::: PROVIDED ENTRIES
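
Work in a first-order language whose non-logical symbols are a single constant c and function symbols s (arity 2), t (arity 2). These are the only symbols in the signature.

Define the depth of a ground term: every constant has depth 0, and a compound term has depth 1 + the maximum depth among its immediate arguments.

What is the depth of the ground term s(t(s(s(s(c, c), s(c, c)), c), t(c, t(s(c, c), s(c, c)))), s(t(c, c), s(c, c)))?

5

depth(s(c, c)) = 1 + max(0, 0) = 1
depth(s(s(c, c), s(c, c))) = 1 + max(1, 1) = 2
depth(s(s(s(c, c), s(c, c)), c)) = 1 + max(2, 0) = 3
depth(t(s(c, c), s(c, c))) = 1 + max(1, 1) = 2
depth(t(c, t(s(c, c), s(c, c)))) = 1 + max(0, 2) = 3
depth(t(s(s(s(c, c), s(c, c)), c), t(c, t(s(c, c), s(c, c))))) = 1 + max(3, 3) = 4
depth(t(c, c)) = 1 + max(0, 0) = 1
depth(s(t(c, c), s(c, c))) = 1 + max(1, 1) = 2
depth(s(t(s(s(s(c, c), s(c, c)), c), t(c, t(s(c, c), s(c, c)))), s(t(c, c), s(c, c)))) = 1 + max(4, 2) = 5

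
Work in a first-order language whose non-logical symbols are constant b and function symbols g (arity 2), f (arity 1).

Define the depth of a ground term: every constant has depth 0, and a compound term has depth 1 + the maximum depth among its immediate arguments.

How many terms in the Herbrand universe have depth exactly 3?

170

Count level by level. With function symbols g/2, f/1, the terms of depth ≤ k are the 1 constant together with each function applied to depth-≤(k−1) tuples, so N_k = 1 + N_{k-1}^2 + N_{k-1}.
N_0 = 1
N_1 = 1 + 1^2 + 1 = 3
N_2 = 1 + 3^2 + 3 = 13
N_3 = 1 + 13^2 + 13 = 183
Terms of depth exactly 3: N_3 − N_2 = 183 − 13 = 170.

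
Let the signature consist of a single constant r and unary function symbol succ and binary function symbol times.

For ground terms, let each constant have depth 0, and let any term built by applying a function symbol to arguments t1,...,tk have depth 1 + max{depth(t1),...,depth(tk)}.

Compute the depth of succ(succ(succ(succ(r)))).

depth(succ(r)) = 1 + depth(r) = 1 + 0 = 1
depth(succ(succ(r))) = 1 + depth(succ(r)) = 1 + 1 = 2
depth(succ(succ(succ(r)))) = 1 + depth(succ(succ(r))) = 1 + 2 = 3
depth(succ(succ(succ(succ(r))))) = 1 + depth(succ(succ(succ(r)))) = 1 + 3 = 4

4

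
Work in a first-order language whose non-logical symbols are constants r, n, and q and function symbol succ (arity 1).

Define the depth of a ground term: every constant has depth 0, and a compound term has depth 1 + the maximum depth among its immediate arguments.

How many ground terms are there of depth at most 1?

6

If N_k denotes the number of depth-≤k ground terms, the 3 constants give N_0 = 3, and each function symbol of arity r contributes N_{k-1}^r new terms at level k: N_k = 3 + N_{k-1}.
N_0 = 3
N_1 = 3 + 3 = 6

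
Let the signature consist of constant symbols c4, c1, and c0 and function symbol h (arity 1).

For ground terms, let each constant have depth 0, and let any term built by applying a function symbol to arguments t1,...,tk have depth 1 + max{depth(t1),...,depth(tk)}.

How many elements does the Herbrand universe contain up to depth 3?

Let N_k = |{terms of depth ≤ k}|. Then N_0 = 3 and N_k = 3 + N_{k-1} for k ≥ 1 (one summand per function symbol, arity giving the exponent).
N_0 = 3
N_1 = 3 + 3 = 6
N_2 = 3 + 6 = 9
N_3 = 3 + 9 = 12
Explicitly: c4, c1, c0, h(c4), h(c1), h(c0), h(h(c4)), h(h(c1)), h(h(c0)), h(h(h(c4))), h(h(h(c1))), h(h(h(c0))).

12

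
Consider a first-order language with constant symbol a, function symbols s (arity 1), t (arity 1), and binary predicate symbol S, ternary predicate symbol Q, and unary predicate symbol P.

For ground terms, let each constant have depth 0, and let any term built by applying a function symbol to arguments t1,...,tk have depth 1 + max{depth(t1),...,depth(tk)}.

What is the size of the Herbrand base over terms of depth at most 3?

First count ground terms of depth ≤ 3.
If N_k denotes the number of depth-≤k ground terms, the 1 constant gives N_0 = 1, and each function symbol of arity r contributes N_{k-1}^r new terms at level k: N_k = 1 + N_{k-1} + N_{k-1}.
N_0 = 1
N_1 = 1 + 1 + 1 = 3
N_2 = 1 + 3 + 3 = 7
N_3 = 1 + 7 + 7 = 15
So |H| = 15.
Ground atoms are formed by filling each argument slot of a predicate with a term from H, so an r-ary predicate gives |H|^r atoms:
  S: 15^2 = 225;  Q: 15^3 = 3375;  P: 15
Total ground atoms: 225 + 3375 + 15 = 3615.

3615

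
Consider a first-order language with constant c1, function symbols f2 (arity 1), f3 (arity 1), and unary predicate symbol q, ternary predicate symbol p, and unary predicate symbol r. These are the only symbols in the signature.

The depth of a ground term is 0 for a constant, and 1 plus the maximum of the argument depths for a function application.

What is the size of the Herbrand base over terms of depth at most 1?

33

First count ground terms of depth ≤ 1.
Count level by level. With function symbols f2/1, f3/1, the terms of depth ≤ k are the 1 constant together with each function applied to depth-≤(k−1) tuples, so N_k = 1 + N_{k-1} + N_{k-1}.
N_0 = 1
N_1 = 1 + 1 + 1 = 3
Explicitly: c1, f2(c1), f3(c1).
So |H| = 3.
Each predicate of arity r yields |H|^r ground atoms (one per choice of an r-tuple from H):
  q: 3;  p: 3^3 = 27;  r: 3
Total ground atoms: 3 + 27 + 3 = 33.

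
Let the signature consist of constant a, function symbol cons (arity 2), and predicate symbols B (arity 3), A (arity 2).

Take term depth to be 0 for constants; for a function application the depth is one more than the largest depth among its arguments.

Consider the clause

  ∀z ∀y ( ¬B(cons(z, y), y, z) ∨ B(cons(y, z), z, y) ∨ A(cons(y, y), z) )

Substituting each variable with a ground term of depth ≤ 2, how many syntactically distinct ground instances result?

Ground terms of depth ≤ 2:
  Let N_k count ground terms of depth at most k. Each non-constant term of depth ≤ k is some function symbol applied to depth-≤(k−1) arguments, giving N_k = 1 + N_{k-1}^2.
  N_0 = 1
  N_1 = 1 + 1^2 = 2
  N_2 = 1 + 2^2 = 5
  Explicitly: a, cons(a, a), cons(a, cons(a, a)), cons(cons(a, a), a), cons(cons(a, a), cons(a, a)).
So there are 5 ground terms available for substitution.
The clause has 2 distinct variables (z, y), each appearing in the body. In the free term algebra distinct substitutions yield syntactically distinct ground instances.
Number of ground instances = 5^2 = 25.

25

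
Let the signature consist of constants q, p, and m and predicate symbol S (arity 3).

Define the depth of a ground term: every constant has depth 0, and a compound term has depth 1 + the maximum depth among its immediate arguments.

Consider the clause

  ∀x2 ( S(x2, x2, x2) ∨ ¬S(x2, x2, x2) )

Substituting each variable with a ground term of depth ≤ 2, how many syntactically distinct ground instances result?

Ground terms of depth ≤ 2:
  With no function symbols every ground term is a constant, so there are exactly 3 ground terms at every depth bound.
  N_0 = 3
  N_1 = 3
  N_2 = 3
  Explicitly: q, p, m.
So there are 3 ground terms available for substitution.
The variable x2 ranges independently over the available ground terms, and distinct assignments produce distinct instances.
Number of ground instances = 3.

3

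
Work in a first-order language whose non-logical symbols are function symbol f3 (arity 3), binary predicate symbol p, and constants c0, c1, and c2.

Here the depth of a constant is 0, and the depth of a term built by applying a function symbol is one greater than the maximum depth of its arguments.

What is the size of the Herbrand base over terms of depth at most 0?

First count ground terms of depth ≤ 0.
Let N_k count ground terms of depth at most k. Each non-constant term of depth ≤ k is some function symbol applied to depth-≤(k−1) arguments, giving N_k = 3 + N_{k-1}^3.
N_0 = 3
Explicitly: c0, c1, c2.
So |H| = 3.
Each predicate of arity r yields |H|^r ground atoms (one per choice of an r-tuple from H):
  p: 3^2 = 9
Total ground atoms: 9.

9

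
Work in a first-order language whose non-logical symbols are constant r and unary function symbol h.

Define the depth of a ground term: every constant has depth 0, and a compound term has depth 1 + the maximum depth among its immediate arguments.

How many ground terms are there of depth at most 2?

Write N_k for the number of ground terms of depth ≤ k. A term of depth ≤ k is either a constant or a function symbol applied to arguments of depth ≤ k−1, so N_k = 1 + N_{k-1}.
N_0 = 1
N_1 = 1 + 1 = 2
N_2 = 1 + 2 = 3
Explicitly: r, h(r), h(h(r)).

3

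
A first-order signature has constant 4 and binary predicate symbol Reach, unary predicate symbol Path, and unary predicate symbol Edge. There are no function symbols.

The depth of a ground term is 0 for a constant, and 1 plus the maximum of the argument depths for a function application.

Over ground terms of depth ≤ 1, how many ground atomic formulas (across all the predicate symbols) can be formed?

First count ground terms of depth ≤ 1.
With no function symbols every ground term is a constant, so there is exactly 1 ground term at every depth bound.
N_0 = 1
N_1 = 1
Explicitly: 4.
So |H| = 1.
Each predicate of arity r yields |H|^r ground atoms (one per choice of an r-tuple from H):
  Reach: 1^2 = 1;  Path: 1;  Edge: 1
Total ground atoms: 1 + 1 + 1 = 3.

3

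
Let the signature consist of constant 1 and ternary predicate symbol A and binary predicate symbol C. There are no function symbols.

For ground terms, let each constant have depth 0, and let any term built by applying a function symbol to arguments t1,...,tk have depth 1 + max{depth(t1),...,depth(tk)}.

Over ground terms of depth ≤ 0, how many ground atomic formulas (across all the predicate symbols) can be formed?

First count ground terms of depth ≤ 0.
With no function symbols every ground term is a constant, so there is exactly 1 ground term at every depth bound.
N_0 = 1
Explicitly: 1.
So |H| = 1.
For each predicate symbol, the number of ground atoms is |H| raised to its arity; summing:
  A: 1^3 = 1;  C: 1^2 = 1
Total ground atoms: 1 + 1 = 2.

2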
::::::
::: PROVIDED ENTRIES
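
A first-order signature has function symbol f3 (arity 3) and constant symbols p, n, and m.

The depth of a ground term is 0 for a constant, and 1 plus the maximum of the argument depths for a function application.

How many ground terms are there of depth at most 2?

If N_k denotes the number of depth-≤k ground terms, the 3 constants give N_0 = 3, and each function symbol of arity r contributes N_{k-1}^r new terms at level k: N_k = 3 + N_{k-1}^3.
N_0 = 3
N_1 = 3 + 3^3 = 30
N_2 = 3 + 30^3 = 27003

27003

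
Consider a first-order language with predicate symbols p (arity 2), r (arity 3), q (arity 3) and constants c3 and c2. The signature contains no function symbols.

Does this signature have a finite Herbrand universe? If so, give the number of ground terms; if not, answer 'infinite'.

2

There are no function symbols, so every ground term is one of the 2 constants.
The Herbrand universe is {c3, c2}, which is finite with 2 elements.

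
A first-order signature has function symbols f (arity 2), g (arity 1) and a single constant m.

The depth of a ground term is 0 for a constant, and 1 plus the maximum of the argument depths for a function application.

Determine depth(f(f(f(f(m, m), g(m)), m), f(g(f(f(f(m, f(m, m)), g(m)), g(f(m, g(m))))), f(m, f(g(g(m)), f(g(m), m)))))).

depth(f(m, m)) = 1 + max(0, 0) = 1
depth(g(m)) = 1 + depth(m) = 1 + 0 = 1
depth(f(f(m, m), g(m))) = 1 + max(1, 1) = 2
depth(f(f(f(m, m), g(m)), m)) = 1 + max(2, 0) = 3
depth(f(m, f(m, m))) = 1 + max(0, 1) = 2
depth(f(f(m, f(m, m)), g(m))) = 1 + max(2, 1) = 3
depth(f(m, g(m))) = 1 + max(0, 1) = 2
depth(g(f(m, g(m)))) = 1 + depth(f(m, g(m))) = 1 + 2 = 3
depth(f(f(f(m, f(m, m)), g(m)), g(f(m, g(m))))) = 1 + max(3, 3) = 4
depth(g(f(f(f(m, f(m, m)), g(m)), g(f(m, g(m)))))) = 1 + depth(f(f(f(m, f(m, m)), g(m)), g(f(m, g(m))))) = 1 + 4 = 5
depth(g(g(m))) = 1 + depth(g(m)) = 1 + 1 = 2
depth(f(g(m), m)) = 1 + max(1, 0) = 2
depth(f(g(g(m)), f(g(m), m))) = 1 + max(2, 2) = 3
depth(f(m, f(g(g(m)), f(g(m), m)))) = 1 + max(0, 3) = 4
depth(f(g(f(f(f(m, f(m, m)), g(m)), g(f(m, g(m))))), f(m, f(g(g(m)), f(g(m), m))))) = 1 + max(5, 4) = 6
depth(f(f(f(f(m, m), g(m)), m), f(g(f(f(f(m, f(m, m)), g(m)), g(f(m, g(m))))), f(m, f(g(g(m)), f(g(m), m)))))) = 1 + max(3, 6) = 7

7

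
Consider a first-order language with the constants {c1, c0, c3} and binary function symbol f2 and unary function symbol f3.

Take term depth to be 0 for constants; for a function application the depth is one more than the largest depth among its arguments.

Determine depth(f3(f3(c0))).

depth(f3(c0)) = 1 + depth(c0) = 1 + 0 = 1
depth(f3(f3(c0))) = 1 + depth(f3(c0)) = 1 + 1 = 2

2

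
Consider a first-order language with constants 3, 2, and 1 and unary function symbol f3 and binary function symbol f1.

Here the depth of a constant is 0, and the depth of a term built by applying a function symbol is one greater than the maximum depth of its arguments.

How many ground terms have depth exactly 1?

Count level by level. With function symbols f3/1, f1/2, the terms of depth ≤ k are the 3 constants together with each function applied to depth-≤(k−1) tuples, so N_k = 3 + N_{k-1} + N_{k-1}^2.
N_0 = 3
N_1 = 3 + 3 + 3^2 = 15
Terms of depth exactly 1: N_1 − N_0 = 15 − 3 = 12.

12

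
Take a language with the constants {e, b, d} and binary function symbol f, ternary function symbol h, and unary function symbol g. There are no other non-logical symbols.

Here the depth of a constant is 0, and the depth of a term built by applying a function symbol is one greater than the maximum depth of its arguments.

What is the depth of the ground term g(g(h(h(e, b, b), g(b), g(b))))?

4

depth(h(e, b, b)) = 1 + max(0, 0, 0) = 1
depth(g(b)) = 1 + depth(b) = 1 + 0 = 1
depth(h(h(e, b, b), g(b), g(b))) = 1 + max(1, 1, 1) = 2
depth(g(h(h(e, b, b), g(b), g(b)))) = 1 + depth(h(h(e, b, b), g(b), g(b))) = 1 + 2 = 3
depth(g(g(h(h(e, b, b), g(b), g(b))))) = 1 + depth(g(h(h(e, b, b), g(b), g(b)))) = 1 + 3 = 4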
::::::
::: PROVIDED ENTRIES
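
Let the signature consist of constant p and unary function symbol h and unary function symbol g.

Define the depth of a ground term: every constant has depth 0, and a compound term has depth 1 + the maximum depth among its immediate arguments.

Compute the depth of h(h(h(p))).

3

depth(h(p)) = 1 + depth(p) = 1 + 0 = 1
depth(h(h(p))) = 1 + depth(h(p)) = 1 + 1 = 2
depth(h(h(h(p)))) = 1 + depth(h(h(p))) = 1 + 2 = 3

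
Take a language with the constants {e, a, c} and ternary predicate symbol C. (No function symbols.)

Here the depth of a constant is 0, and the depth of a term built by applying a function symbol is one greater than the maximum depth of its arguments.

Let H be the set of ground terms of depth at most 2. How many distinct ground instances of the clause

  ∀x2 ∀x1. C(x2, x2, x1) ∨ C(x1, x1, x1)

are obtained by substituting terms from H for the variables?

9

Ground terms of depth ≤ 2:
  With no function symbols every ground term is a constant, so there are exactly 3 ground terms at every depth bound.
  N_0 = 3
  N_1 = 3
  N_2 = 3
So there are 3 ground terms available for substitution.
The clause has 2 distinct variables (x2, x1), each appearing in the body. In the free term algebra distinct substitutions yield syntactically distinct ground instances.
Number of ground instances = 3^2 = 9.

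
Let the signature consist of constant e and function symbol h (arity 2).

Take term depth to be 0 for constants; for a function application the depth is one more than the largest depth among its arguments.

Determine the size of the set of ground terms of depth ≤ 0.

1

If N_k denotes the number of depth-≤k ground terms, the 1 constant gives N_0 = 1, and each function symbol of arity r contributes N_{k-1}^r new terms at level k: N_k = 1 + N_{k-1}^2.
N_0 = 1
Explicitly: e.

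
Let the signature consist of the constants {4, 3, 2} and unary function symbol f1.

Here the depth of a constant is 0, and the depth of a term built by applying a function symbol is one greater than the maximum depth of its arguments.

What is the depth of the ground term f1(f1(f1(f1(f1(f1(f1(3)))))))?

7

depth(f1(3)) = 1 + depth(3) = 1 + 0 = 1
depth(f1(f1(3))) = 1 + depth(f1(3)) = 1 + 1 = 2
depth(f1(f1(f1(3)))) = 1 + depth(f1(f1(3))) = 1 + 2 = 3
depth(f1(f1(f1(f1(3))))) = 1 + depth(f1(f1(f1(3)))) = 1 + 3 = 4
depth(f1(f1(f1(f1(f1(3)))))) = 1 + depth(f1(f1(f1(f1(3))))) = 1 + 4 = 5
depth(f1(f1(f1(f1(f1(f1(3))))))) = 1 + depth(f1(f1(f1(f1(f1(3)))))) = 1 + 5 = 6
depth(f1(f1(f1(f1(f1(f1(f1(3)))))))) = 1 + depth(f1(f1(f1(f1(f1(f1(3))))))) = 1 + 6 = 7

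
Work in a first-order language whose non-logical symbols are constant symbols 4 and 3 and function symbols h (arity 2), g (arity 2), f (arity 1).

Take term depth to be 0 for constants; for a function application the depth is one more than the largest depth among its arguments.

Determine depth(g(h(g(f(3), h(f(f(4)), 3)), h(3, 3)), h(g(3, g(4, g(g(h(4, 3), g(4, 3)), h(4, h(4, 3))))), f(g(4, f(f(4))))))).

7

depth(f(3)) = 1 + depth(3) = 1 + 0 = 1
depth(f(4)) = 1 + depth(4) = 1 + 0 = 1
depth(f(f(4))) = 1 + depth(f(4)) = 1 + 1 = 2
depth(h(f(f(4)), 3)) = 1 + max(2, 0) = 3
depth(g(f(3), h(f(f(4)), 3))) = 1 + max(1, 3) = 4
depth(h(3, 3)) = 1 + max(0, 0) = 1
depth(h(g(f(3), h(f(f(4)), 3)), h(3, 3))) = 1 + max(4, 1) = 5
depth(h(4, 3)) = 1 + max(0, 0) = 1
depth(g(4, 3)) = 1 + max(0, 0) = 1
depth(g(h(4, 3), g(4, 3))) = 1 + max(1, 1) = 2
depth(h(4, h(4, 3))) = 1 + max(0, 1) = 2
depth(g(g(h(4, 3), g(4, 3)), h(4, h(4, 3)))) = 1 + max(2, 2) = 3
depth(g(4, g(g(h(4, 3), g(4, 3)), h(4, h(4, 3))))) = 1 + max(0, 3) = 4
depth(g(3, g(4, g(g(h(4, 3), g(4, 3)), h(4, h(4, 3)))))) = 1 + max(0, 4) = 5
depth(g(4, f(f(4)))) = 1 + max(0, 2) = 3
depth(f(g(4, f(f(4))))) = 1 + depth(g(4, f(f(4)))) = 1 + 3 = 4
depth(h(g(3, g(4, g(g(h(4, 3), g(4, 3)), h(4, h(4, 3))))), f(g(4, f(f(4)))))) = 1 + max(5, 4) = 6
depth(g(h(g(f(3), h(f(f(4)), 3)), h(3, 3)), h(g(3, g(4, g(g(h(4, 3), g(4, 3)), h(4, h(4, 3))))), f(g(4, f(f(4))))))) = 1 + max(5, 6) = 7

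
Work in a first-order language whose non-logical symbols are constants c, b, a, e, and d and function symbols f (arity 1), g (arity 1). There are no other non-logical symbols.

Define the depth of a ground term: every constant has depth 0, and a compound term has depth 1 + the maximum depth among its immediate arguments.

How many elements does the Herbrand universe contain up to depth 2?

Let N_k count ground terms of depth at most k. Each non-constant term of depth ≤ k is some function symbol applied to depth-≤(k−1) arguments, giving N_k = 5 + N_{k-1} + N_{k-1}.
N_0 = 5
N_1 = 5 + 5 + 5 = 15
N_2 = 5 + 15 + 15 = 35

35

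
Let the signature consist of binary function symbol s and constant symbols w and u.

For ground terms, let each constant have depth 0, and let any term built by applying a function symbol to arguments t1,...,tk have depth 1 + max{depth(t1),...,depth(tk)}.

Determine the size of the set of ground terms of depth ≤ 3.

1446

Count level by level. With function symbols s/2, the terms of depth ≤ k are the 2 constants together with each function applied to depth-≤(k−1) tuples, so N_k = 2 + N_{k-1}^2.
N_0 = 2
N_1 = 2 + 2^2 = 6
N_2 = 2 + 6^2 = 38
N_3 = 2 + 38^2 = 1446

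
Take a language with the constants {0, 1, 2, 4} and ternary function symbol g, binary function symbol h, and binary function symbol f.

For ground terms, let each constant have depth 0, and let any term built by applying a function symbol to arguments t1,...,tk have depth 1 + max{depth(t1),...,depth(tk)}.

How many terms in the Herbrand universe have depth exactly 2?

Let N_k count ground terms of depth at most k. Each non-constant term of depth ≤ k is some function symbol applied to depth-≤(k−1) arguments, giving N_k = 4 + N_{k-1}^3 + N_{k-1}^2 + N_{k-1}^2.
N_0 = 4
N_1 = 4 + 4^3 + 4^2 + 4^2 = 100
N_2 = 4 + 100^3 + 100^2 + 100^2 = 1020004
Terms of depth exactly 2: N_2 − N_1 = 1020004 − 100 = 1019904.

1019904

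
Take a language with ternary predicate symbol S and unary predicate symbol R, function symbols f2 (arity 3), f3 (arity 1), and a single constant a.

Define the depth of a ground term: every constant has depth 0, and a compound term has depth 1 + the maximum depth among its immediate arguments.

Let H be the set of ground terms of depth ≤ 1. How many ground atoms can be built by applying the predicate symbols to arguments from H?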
::::::
* EXERCISE DETAILS: Each line in the entries above that includes the string "ternary" should be extracted.

* WRITTEN SOLUTION:
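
Consider a first-order language with constant symbol a, function symbols s (arity 1), t (arity 1), and binary predicate symbol S, ternary predicate symbol Q, and unary predicate symbol P.
Consider a first-order language with constant c1, function symbols f2 (arity 1), f3 (arity 1), and unary predicate symbol q, ternary predicate symbol p, and unary predicate symbol r. These are the only symbols in the signature.
Let the signature consist of constant 1 and ternary predicate symbol A and binary predicate symbol C. There are no function symbols.
Take a language with the constants {e, b, d} and binary function symbol f, ternary function symbol h, and unary function symbol g. There are no other non-logical symbols.
Take a language with the constants {e, a, c} and ternary predicate symbol C. (No function symbols.)
Take a language with the constants {0, 1, 2, 4} and ternary function symbol g, binary function symbol h, and binary function symbol f.
Take a language with ternary predicate symbol S and unary predicate symbol R, function symbols f2 (arity 3), f3 (arity 1), and a single constant a.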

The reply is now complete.